▶ **PROMPT**
In the material below, identify each line bearing the word "following". Reproduce those lines.

▶ **MATERIAL SUPPLIED**
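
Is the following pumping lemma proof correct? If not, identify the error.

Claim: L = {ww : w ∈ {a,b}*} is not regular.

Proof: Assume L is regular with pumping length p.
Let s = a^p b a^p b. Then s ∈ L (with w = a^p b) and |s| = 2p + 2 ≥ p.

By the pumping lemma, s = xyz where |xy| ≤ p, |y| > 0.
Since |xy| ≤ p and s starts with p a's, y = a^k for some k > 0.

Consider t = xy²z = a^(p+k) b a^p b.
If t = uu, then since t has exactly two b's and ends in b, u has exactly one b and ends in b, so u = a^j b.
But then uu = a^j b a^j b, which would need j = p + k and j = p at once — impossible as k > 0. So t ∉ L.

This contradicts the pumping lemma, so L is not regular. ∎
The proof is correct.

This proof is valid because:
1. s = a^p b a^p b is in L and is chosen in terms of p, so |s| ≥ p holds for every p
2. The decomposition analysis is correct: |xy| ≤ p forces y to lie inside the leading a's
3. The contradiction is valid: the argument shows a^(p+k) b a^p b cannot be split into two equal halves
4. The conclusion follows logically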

* * *

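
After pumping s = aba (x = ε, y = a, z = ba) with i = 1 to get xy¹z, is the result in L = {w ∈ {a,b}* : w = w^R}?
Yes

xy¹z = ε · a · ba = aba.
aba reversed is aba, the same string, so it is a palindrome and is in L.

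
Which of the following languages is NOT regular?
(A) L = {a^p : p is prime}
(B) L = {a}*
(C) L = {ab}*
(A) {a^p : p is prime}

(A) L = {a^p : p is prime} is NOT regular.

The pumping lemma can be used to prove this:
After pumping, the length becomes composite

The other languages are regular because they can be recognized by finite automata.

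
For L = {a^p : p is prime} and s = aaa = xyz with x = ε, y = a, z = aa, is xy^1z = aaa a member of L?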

▶ **TASK RESPONSE**
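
Is the following pumping lemma proof correct? If not, identify the error.
Which of the following languages is NOT regular?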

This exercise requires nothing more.